[[ SOURCE MATERIAL open ]]
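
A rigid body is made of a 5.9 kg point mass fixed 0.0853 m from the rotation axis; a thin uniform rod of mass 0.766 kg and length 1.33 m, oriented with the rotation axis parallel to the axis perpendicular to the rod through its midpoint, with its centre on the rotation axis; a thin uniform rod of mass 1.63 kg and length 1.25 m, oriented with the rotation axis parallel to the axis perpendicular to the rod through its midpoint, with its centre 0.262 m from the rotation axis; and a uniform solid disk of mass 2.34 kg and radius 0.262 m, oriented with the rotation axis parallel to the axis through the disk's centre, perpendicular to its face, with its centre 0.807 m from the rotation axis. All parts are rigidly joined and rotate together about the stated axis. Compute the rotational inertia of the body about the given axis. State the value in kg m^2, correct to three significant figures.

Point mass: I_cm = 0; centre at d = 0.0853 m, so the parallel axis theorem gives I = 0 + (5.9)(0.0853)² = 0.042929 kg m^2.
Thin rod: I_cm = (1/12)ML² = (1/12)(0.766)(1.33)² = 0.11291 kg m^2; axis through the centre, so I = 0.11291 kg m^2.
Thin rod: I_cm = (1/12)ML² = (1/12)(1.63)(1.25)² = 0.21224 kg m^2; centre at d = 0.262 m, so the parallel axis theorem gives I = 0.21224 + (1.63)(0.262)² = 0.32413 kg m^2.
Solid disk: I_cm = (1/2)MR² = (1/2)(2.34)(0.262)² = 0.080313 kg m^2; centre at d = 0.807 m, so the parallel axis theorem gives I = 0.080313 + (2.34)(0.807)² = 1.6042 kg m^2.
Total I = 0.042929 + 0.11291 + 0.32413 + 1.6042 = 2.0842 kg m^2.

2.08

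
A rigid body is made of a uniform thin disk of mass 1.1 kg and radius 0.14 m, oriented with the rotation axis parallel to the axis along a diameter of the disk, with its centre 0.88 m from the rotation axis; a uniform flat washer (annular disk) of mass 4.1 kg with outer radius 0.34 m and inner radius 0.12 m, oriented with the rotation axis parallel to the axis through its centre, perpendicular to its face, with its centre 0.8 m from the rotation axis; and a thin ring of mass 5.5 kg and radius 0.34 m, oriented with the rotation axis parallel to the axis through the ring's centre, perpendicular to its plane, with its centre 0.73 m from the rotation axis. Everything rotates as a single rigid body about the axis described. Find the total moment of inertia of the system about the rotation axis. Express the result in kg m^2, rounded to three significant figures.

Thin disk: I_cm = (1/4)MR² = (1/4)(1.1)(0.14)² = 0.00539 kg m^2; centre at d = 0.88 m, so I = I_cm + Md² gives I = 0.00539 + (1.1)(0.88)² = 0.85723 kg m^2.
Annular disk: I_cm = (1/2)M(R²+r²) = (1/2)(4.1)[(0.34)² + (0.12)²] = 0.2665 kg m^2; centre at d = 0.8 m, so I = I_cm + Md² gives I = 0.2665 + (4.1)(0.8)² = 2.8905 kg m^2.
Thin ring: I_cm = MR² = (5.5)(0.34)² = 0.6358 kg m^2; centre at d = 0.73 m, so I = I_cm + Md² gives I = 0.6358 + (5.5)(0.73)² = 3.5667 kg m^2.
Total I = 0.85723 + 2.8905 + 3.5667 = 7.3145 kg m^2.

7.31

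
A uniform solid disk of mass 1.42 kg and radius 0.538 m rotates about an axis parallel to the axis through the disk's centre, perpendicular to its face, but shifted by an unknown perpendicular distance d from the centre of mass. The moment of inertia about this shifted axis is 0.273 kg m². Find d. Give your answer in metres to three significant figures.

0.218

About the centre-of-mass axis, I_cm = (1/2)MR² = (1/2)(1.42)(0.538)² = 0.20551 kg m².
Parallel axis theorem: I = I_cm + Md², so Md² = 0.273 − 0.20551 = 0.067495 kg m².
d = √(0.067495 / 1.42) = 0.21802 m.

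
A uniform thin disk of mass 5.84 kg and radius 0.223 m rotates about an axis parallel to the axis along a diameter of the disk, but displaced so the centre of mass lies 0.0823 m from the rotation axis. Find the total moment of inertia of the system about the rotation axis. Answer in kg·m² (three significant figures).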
[[ SOURCE MATERIAL closed ]]
▸ WORK ITEM
All entries must come back exactly as they were written.

▸ EXERCISE RESPONSE
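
A rigid body is made of a 5.9 kg point mass fixed 0.0853 m from the rotation axis; a thin uniform rod of mass 0.766 kg and length 1.33 m, oriented with the rotation axis parallel to the axis perpendicular to the rod through its midpoint, with its centre on the rotation axis; a thin uniform rod of mass 1.63 kg and length 1.25 m, oriented with the rotation axis parallel to the axis perpendicular to the rod through its midpoint, with its centre 0.262 m from the rotation axis; and a uniform solid disk of mass 2.34 kg and radius 0.262 m, oriented with the rotation axis parallel to the axis through the disk's centre, perpendicular to its face, with its centre 0.807 m from the rotation axis. All parts are rigidly joined and rotate together about the stated axis. Compute the rotational inertia of the body about the given axis. State the value in kg m^2, correct to three significant figures.

Point mass: I_cm = 0; centre at d = 0.0853 m, so the parallel axis theorem gives I = 0 + (5.9)(0.0853)² = 0.042929 kg m^2.
Thin rod: I_cm = (1/12)ML² = (1/12)(0.766)(1.33)² = 0.11291 kg m^2; axis through the centre, so I = 0.11291 kg m^2.
Thin rod: I_cm = (1/12)ML² = (1/12)(1.63)(1.25)² = 0.21224 kg m^2; centre at d = 0.262 m, so the parallel axis theorem gives I = 0.21224 + (1.63)(0.262)² = 0.32413 kg m^2.
Solid disk: I_cm = (1/2)MR² = (1/2)(2.34)(0.262)² = 0.080313 kg m^2; centre at d = 0.807 m, so the parallel axis theorem gives I = 0.080313 + (2.34)(0.807)² = 1.6042 kg m^2.
Total I = 0.042929 + 0.11291 + 0.32413 + 1.6042 = 2.0842 kg m^2.

2.08

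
A rigid body is made of a uniform thin disk of mass 1.1 kg and radius 0.14 m, oriented with the rotation axis parallel to the axis along a diameter of the disk, with its centre 0.88 m from the rotation axis; a uniform flat washer (annular disk) of mass 4.1 kg with outer radius 0.34 m and inner radius 0.12 m, oriented with the rotation axis parallel to the axis through its centre, perpendicular to its face, with its centre 0.8 m from the rotation axis; and a thin ring of mass 5.5 kg and radius 0.34 m, oriented with the rotation axis parallel to the axis through the ring's centre, perpendicular to its plane, with its centre 0.73 m from the rotation axis. Everything rotates as a single rigid body about the axis described. Find the total moment of inertia of the system about the rotation axis. Express the result in kg m^2, rounded to three significant figures.

Thin disk: I_cm = (1/4)MR² = (1/4)(1.1)(0.14)² = 0.00539 kg m^2; centre at d = 0.88 m, so I = I_cm + Md² gives I = 0.00539 + (1.1)(0.88)² = 0.85723 kg m^2.
Annular disk: I_cm = (1/2)M(R²+r²) = (1/2)(4.1)[(0.34)² + (0.12)²] = 0.2665 kg m^2; centre at d = 0.8 m, so I = I_cm + Md² gives I = 0.2665 + (4.1)(0.8)² = 2.8905 kg m^2.
Thin ring: I_cm = MR² = (5.5)(0.34)² = 0.6358 kg m^2; centre at d = 0.73 m, so I = I_cm + Md² gives I = 0.6358 + (5.5)(0.73)² = 3.5667 kg m^2.
Total I = 0.85723 + 2.8905 + 3.5667 = 7.3145 kg m^2.

7.31

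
A uniform solid disk of mass 1.42 kg and radius 0.538 m rotates about an axis parallel to the axis through the disk's centre, perpendicular to its face, but shifted by an unknown perpendicular distance d from the centre of mass. The moment of inertia about this shifted axis is 0.273 kg m². Find d. Give your answer in metres to three significant figures.

0.218

About the centre-of-mass axis, I_cm = (1/2)MR² = (1/2)(1.42)(0.538)² = 0.20551 kg m².
Parallel axis theorem: I = I_cm + Md², so Md² = 0.273 − 0.20551 = 0.067495 kg m².
d = √(0.067495 / 1.42) = 0.21802 m.

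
A uniform thin disk of mass 5.84 kg and radius 0.223 m rotates about an axis parallel to the axis along a diameter of the disk, but displaced so the centre of mass lies 0.0823 m from the rotation axis. Find the total moment of inertia of the system about the rotation axis. Answer in kg·m² (three significant figures).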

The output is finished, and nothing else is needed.